■ DATA EXTRACTS ■
------------------------
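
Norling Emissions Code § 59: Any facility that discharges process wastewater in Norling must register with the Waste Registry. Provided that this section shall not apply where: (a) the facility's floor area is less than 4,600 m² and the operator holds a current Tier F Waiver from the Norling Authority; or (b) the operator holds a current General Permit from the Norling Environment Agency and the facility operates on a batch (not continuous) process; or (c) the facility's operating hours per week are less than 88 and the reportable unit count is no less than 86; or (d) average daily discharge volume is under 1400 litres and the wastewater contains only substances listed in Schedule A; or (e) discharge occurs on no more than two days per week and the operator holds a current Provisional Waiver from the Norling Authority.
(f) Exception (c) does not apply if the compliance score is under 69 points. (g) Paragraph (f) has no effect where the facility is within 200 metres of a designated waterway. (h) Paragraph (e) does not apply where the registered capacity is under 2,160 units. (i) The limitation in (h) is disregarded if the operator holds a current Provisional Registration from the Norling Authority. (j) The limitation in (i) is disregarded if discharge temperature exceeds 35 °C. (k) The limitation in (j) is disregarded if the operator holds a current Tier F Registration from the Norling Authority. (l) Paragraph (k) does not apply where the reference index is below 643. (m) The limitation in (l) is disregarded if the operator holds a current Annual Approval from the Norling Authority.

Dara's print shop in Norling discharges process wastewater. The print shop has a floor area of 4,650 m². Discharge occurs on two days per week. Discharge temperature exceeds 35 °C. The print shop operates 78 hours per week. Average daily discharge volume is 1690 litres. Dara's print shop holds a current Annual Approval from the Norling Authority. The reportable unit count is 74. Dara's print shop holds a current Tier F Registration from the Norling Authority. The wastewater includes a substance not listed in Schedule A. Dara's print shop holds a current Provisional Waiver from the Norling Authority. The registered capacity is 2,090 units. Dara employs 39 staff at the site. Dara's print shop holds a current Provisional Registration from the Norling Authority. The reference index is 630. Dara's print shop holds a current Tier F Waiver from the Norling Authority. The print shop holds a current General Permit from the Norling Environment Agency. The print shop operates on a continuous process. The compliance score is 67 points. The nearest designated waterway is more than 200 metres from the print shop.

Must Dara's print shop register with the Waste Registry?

Exception (a) requires that the facility's floor area is less than 4,600 m²; but the facility's floor area is 4,650 m², not less than 4,600 m², so (a) is unavailable.
Exception (b) does not apply: the facility operates on a continuous process.
Exception (c) requires that the reportable unit count is no less than 86; but the reportable unit count is 74, short of 86, so (c) is unavailable.
Exception (d) requires that average daily discharge volume is under 1400 litres; but average daily discharge volume is 1690 litres, not under 1400 litres, so (d) is unavailable.
All of (e)'s requirements are met (discharge occurs on no more than two days per week; a current Provisional Waiver is held). Applying paragraphs (h)–(m): (h) would limit (e) — the registered capacity is 2,090 units, under the 2,160 units limit — but (i) sets (h) aside: (i) operates against (h): a current Provisional Registration is held. (j) would limit (i) — discharge temperature exceeds 35 °C — but (k) sets (j) aside: (k) operates against (j): a current Tier F Registration is held. (l) is engaged (the reference index is 630, below the 643 limit), but is set aside by (m): (m) is engaged — a current Annual Approval is held. So (e) applies.

No — exception (e) applies; Dara's print shop is not required to register with the Waste Registry.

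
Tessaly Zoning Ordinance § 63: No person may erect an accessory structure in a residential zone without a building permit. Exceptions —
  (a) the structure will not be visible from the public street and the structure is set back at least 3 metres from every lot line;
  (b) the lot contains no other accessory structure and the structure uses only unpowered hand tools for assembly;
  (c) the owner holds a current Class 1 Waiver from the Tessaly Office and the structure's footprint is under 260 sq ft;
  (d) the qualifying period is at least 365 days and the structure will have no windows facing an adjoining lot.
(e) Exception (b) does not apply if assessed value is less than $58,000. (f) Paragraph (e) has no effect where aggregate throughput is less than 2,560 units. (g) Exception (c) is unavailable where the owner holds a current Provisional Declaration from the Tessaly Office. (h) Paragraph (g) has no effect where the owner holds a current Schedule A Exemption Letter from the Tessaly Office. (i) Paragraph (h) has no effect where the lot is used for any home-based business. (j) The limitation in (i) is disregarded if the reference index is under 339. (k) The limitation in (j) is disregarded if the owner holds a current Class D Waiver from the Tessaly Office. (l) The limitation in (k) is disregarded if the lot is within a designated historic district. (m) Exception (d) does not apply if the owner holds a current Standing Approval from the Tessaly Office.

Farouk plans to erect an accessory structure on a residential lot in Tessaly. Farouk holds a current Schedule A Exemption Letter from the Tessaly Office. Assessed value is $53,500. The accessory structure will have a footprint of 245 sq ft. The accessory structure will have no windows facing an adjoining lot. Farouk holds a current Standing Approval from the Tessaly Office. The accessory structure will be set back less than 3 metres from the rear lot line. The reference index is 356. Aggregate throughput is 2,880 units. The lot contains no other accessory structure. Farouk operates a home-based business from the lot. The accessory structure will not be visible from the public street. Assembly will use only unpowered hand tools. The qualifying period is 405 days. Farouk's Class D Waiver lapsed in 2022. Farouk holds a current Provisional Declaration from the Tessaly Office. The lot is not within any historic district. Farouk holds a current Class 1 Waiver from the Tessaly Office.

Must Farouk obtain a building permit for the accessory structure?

Yes — Farouk must obtain a building permit.

Exception (a) requires that the structure is set back at least 3 metres from every lot line; but the rear setback is under 3 m, so (a) is unavailable.
Exception (b)'s conditions are all satisfied: the lot has no other accessory structure; assembly uses only hand tools. But applying paragraphs (e)–(f): (e) operates against (b): assessed value is $53,500, less than the $58,000 limit. (f) is inapplicable (aggregate throughput is 2,880 units, not less than 2,560 units), so (e) stands. Exception (b) does not apply.
Exception (c): a current Class 1 Waiver is held; the structure's footprint is 245 sq ft, under the 260 sq ft limit — every condition holds. But: (g) is triggered — a current Provisional Declaration is held. (h) would limit (g) — a current Schedule A Exemption Letter is held — but (i) sets (h) aside: (i) operates against (h): a home-based business operates on the lot. (j), which would lift (i), is not triggered — the reference index is 356, not under 339. Exception (c) does not apply.
All of (d)'s requirements are met (the qualifying period is 405 days, meeting the 365 days threshold; no windows face an adjoining lot). But: (m) operates against (d): a current Standing Approval is held. Exception (d) does not apply.
No exception displaces § 63.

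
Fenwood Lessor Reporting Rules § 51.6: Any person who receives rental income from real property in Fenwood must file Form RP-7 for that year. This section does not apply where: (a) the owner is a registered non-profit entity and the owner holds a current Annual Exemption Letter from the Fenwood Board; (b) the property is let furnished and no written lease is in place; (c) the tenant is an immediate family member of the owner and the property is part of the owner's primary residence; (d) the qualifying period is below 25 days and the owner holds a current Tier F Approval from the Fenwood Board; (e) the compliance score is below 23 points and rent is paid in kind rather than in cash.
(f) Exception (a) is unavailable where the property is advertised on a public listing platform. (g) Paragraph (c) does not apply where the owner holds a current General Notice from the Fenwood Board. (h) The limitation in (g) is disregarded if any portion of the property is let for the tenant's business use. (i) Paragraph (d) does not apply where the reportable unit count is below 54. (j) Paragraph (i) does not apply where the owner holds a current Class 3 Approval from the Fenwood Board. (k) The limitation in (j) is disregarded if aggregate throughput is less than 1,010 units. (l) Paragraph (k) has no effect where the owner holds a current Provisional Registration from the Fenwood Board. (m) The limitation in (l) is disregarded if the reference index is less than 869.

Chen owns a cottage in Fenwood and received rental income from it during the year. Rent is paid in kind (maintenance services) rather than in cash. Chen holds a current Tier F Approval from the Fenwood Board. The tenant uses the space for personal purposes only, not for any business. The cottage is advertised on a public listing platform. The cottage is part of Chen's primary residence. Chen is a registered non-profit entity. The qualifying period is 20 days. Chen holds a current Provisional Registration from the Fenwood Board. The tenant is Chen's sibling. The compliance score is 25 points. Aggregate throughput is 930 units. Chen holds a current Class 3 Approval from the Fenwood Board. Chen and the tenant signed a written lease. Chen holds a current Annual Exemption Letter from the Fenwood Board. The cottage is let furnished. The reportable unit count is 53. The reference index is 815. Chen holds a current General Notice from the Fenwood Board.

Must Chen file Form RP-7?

Exception (a)'s conditions are all satisfied: Chen is a registered non-profit; a current Annual Exemption Letter is held. However, paragraph (f) must be considered: (f) operates against (a): the property is publicly advertised. Exception (a) does not apply.
Exception (b) does not apply: a written lease is in place.
Exception (c): the tenant is an immediate family member; the cottage is part of the primary residence — every condition holds. But: (g) applies — a current General Notice is held. (h) does not operate here (the space is used for personal purposes only), so (g) stands. So (c) is unavailable.
Exception (d) is satisfied on its face — the qualifying period is 20 days, below the 25 days limit; a current Tier F Approval is held. However, paragraphs (i)–(m) must be considered: (i) is triggered — the reportable unit count is 53, below the 54 limit. (j) would limit (i) — a current Class 3 Approval is held — but (k) sets (j) aside: (k) operates against (j): aggregate throughput is 930 units, less than the 1,010 units limit. (l) would limit (k) — a current Provisional Registration is held — but (m) sets (l) aside: (m) is engaged — the reference index is 815, less than the 869 limit. (d) is therefore removed.
Exception (e) fails — the compliance score is 25 points, not below 23 points.
None of the exceptions is available; § 51.6 applies in full.

Yes — Chen must file Form RP-7.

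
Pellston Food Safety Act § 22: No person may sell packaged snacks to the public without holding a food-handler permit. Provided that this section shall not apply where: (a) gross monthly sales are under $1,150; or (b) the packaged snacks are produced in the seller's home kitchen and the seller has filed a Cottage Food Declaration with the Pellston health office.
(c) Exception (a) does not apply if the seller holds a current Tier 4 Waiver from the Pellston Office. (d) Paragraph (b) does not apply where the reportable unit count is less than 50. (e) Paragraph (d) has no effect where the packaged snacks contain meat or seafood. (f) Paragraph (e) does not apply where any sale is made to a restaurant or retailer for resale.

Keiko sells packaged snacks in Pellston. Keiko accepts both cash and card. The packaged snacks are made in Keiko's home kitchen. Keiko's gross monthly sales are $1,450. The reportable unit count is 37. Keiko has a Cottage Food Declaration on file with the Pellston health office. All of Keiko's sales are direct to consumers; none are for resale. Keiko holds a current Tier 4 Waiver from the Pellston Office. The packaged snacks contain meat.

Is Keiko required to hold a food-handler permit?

No — exception (b) applies; Keiko is not required to hold a food-handler permit.

Exception (a) requires that gross monthly sales are under $1,150; but gross monthly sales are $1,450, not under $1,150, so (a) is unavailable.
Exception (b)'s conditions are all satisfied: the packaged snacks are home-kitchen produced; a Cottage Food Declaration is on file. As to paragraphs (d)–(f): (d) would limit (b) — the reportable unit count is 37, less than the 50 limit — but (e) sets (d) aside: (e) operates against (d): the packaged snacks contain meat. (f) is inapplicable (no sales are for resale), so (e) stands. (b) remains available.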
------------------------
■ TASK ■
The reply should consist solely of the lines of the data, exact, from the opening line through the line with "(f) Exception (c)", inclusive.

■ WRITTEN RESPONSE ■
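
Norling Emissions Code § 59: Any facility that discharges process wastewater in Norling must register with the Waste Registry. Provided that this section shall not apply where: (a) the facility's floor area is less than 4,600 m² and the operator holds a current Tier F Waiver from the Norling Authority; or (b) the operator holds a current General Permit from the Norling Environment Agency and the facility operates on a batch (not continuous) process; or (c) the facility's operating hours per week are less than 88 and the reportable unit count is no less than 86; or (d) average daily discharge volume is under 1400 litres and the wastewater contains only substances listed in Schedule A; or (e) discharge occurs on no more than two days per week and the operator holds a current Provisional Waiver from the Norling Authority.
(f) Exception (c) does not apply if the compliance score is under 69 points. (g) Paragraph (f) has no effect where the facility is within 200 metres of a designated waterway. (h) Paragraph (e) does not apply where the registered capacity is under 2,160 units. (i) The limitation in (h) is disregarded if the operator holds a current Provisional Registration from the Norling Authority. (j) The limitation in (i) is disregarded if discharge temperature exceeds 35 °C. (k) The limitation in (j) is disregarded if the operator holds a current Tier F Registration from the Norling Authority. (l) Paragraph (k) does not apply where the reference index is below 643. (m) The limitation in (l) is disregarded if the operator holds a current Annual Approval from the Norling Authority.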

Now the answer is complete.